Stored items:
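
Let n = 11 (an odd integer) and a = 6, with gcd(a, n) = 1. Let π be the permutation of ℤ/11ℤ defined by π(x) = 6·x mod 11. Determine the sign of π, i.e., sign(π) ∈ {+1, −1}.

-1

Trace 9: π^k(9) = [9, 10, 5, 8, 4, 2, 1] for k=0..6.
Cycle lengths of π_6 on ℤ/11ℤ: [10, 1]; 2 cycles in total.
11 − 2 = 9 transpositions; sign(π) = (−1)^9 = -1.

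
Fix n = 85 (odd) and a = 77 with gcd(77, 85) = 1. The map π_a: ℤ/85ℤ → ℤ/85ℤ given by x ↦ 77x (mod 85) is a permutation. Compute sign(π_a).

Orbit of 1 under x↦77x: [1, 77, 64, 83, 16, 42, 4]… (length divides ord_85(77)).
Decompose π into cycles: lengths [8, 8, 8, 8, 8, 8, 8, 8, 8, 8, 4, 1] (12 cycles, including the fixed point 0).
85 − 12 = 73 transpositions; sign(π) = (−1)^73 = -1.
Via Zolotarev, sign(π_{77}) = (77|85) = -1.

-1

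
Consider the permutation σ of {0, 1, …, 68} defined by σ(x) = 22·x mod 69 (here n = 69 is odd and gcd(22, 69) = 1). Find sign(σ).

Start at x=22: 22 → 1 → 22 (one orbit).
36 cycles of lengths [2, 2, 2, 2, 2, 2, 2, 2, 2, 2, 2, 2, 2, 2, 2, 2, 2, 2, 2, 2, 2, 2, 2, 2, 2, 2, 2, 2, 2, 2, 2, 2, 2, 1, 1, 1].
Σ(ℓ_i−1) = 69−36 = 33; sign = (−1)^33 = -1.
Zolotarev: (22|69) = -1, matching the cycle-count sign.

-1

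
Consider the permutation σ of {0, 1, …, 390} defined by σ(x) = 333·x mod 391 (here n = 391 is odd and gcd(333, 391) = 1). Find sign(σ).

Orbit of 52 under x↦333x: [52, 112, 151, 235, 55, 329, 77]… (length divides ord_391(333)).
Cycle lengths of π_333 on ℤ/391ℤ: [176, 176, 22, 16, 1]; 5 cycles in total.
With 5 cycles on 391 points, sign = (−1)^{391−5} = +1.
(333|391)_J = +1 (Zolotarev's lemma cross-check).

+1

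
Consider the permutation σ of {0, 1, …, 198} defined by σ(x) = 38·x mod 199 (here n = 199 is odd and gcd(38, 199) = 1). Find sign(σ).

Orbit of 107 under x↦38x: [107, 86, 84, 8, 105, 10, 181]… (length divides ord_199(38)).
2 cycles of lengths [198, 1].
2 cycles on 199: each ℓ→(−1)^(ℓ−1), product (−1)^197 = -1.

-1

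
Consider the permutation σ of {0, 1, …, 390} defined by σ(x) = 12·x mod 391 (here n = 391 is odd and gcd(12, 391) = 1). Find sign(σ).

Trace 261: π^k(261) = [261, 4, 48, 185, 265, 52, 233] for k=0..6.
Decompose π into cycles: lengths [176, 176, 16, 11, 11, 1] (6 cycles, including the fixed point 0).
n − c = 391 − 6 = 385; sign = (−1)^385 = -1.
Check: (12/391) = -1 by Zolotarev.

-1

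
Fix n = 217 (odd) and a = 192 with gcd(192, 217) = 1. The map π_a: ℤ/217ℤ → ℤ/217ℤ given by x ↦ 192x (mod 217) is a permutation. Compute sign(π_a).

+1

Trace 1: π^k(1) = [1, 192, 191, 216, 25, 26] for k=0..5.
Decompose π into cycles: lengths [6, 6, 6, 6, 6, 6, 6, 6, 6, 6, 6, 6, 6, 6, 6, 6, 6, 6, 6, 6, 6, 6, 6, 6, 6, 6, 6, 6, 6, 6, 6, 6, 6, 6, 6, 6, 1] (37 cycles, including the fixed point 0).
n − c = 217 − 37 = 180; sign = (−1)^180 = +1.
Check: (192/217) = +1 by Zolotarev.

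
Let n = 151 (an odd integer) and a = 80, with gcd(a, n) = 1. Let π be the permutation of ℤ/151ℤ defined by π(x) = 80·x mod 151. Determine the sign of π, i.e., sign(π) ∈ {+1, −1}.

Trace 18: π^k(18) = [18, 81, 138, 17, 1, 80, 58] for k=0..6.
The orbit structure of x ↦ 80x mod 151: 3 orbits of sizes [75, 75, 1].
Σ(ℓ_i−1) = 151−3 = 148; sign = (−1)^148 = +1.
The Jacobi symbol (80|151) = +1 (Zolotarev) agrees.

+1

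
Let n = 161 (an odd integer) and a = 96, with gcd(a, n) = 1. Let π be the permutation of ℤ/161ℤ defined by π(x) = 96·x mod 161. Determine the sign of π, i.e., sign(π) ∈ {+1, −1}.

Trace 29: π^k(29) = [29, 47, 4, 62, 156, 3, 127] for k=0..6.
The orbit structure of x ↦ 96x mod 161: 6 orbits of sizes [66, 66, 11, 11, 6, 1].
161 − 6 = 155 transpositions; sign(π) = (−1)^155 = -1.
Check: (96/161) = -1 by Zolotarev.

-1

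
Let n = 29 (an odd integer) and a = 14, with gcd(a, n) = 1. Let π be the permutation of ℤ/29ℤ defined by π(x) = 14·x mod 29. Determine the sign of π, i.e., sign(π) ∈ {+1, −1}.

-1

Orbit of 16 under x↦14x: [16, 21, 4, 27, 1, 14, 22]… (length divides ord_29(14)).
π_14 has 2 disjoint cycles with lengths [28, 1] on {0,…,28}.
29 − 2 = 27 transpositions; sign(π) = (−1)^27 = -1.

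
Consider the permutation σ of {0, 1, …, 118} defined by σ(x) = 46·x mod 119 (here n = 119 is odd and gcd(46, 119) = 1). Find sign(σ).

Start at x=106: 106 → 116 → 100 → 78 → 18 → 114 → 8 → … (one orbit).
Cycle lengths of π_46 on ℤ/119ℤ: [48, 48, 16, 3, 3, 1]; 6 cycles in total.
With 6 cycles on 119 points, sign = (−1)^{119−6} = -1.

-1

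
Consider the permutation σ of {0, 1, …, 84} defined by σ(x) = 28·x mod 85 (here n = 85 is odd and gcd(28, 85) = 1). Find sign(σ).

Orbit of 59 under x↦28x: [59, 37, 16, 23, 49, 12, 81]… (length divides ord_85(28)).
π_28 has 7 disjoint cycles with lengths [16, 16, 16, 16, 16, 4, 1] on {0,…,84}.
Σ(ℓ_i−1) = 85−7 = 78; sign = (−1)^78 = +1.

+1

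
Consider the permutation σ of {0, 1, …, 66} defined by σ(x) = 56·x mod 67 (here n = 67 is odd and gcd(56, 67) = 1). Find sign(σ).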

■ Exercise goal ■
An exact copy of every line above is what this asks for.

■ Output below ■
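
Let n = 11 (an odd integer) and a = 6, with gcd(a, n) = 1. Let π be the permutation of ℤ/11ℤ defined by π(x) = 6·x mod 11. Determine the sign of π, i.e., sign(π) ∈ {+1, −1}.

-1

Trace 9: π^k(9) = [9, 10, 5, 8, 4, 2, 1] for k=0..6.
Cycle lengths of π_6 on ℤ/11ℤ: [10, 1]; 2 cycles in total.
11 − 2 = 9 transpositions; sign(π) = (−1)^9 = -1.

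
Fix n = 85 (odd) and a = 77 with gcd(77, 85) = 1. The map π_a: ℤ/85ℤ → ℤ/85ℤ given by x ↦ 77x (mod 85) is a permutation. Compute sign(π_a).

Orbit of 1 under x↦77x: [1, 77, 64, 83, 16, 42, 4]… (length divides ord_85(77)).
Decompose π into cycles: lengths [8, 8, 8, 8, 8, 8, 8, 8, 8, 8, 4, 1] (12 cycles, including the fixed point 0).
85 − 12 = 73 transpositions; sign(π) = (−1)^73 = -1.
Via Zolotarev, sign(π_{77}) = (77|85) = -1.

-1

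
Consider the permutation σ of {0, 1, …, 68} defined by σ(x) = 22·x mod 69 (here n = 69 is odd and gcd(22, 69) = 1). Find sign(σ).

Start at x=22: 22 → 1 → 22 (one orbit).
36 cycles of lengths [2, 2, 2, 2, 2, 2, 2, 2, 2, 2, 2, 2, 2, 2, 2, 2, 2, 2, 2, 2, 2, 2, 2, 2, 2, 2, 2, 2, 2, 2, 2, 2, 2, 1, 1, 1].
Σ(ℓ_i−1) = 69−36 = 33; sign = (−1)^33 = -1.
Zolotarev: (22|69) = -1, matching the cycle-count sign.

-1

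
Consider the permutation σ of {0, 1, …, 390} defined by σ(x) = 333·x mod 391 (here n = 391 is odd and gcd(333, 391) = 1). Find sign(σ).

Orbit of 52 under x↦333x: [52, 112, 151, 235, 55, 329, 77]… (length divides ord_391(333)).
Cycle lengths of π_333 on ℤ/391ℤ: [176, 176, 22, 16, 1]; 5 cycles in total.
With 5 cycles on 391 points, sign = (−1)^{391−5} = +1.
(333|391)_J = +1 (Zolotarev's lemma cross-check).

+1

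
Consider the permutation σ of {0, 1, …, 198} defined by σ(x) = 38·x mod 199 (here n = 199 is odd and gcd(38, 199) = 1). Find sign(σ).

Orbit of 107 under x↦38x: [107, 86, 84, 8, 105, 10, 181]… (length divides ord_199(38)).
2 cycles of lengths [198, 1].
2 cycles on 199: each ℓ→(−1)^(ℓ−1), product (−1)^197 = -1.

-1

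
Consider the permutation σ of {0, 1, …, 390} defined by σ(x) = 12·x mod 391 (here n = 391 is odd and gcd(12, 391) = 1). Find sign(σ).

Trace 261: π^k(261) = [261, 4, 48, 185, 265, 52, 233] for k=0..6.
Decompose π into cycles: lengths [176, 176, 16, 11, 11, 1] (6 cycles, including the fixed point 0).
n − c = 391 − 6 = 385; sign = (−1)^385 = -1.
Check: (12/391) = -1 by Zolotarev.

-1

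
Fix n = 217 (odd) and a = 192 with gcd(192, 217) = 1. The map π_a: ℤ/217ℤ → ℤ/217ℤ given by x ↦ 192x (mod 217) is a permutation. Compute sign(π_a).

+1

Trace 1: π^k(1) = [1, 192, 191, 216, 25, 26] for k=0..5.
Decompose π into cycles: lengths [6, 6, 6, 6, 6, 6, 6, 6, 6, 6, 6, 6, 6, 6, 6, 6, 6, 6, 6, 6, 6, 6, 6, 6, 6, 6, 6, 6, 6, 6, 6, 6, 6, 6, 6, 6, 1] (37 cycles, including the fixed point 0).
n − c = 217 − 37 = 180; sign = (−1)^180 = +1.
Check: (192/217) = +1 by Zolotarev.

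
Let n = 151 (an odd integer) and a = 80, with gcd(a, n) = 1. Let π be the permutation of ℤ/151ℤ defined by π(x) = 80·x mod 151. Determine the sign of π, i.e., sign(π) ∈ {+1, −1}.

Trace 18: π^k(18) = [18, 81, 138, 17, 1, 80, 58] for k=0..6.
The orbit structure of x ↦ 80x mod 151: 3 orbits of sizes [75, 75, 1].
Σ(ℓ_i−1) = 151−3 = 148; sign = (−1)^148 = +1.
The Jacobi symbol (80|151) = +1 (Zolotarev) agrees.

+1

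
Let n = 161 (an odd integer) and a = 96, with gcd(a, n) = 1. Let π be the permutation of ℤ/161ℤ defined by π(x) = 96·x mod 161. Determine the sign of π, i.e., sign(π) ∈ {+1, −1}.

Trace 29: π^k(29) = [29, 47, 4, 62, 156, 3, 127] for k=0..6.
The orbit structure of x ↦ 96x mod 161: 6 orbits of sizes [66, 66, 11, 11, 6, 1].
161 − 6 = 155 transpositions; sign(π) = (−1)^155 = -1.
Check: (96/161) = -1 by Zolotarev.

-1

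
Let n = 29 (an odd integer) and a = 14, with gcd(a, n) = 1. Let π be the permutation of ℤ/29ℤ defined by π(x) = 14·x mod 29. Determine the sign of π, i.e., sign(π) ∈ {+1, −1}.

-1

Orbit of 16 under x↦14x: [16, 21, 4, 27, 1, 14, 22]… (length divides ord_29(14)).
π_14 has 2 disjoint cycles with lengths [28, 1] on {0,…,28}.
29 − 2 = 27 transpositions; sign(π) = (−1)^27 = -1.

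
Consider the permutation σ of {0, 1, …, 118} defined by σ(x) = 46·x mod 119 (here n = 119 is odd and gcd(46, 119) = 1). Find sign(σ).

Start at x=106: 106 → 116 → 100 → 78 → 18 → 114 → 8 → … (one orbit).
Cycle lengths of π_46 on ℤ/119ℤ: [48, 48, 16, 3, 3, 1]; 6 cycles in total.
With 6 cycles on 119 points, sign = (−1)^{119−6} = -1.

-1

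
Consider the permutation σ of {0, 1, …, 84} defined by σ(x) = 28·x mod 85 (here n = 85 is odd and gcd(28, 85) = 1). Find sign(σ).

Orbit of 59 under x↦28x: [59, 37, 16, 23, 49, 12, 81]… (length divides ord_85(28)).
π_28 has 7 disjoint cycles with lengths [16, 16, 16, 16, 16, 4, 1] on {0,…,84}.
Σ(ℓ_i−1) = 85−7 = 78; sign = (−1)^78 = +1.

+1

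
Consider the permutation σ of {0, 1, …, 66} defined by σ(x) = 56·x mod 67 (here n = 67 is odd and gcd(56, 67) = 1). Find sign(σ).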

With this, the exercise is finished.